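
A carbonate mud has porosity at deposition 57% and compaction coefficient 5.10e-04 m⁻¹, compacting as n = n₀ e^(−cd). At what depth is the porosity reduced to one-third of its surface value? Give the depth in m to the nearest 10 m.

2150 m

Working in km (1 km = 1000 m; c in km⁻¹ = c in m⁻¹ × 1000):
n/n₀ = 1/3 ⇒ exp(−c·d) = 1/3 ⇒ d = ln(3) / c
d = 1.0986 / 0.51 = 2.154 km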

----------

» WORK TASK: Reproduce the data exactly. All of it is needed.

» TASK OUTPUT:
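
A carbonate mud has porosity at deposition 57% and compaction coefficient 5.10e-04 m⁻¹, compacting as n = n₀ e^(−cd). At what depth is the porosity reduced to one-third of its surface value? Give the depth in m to the nearest 10 m.

2150 m

Working in km (1 km = 1000 m; c in km⁻¹ = c in m⁻¹ × 1000):
n/n₀ = 1/3 ⇒ exp(−c·d) = 1/3 ⇒ d = ln(3) / c
d = 1.0986 / 0.51 = 2.154 km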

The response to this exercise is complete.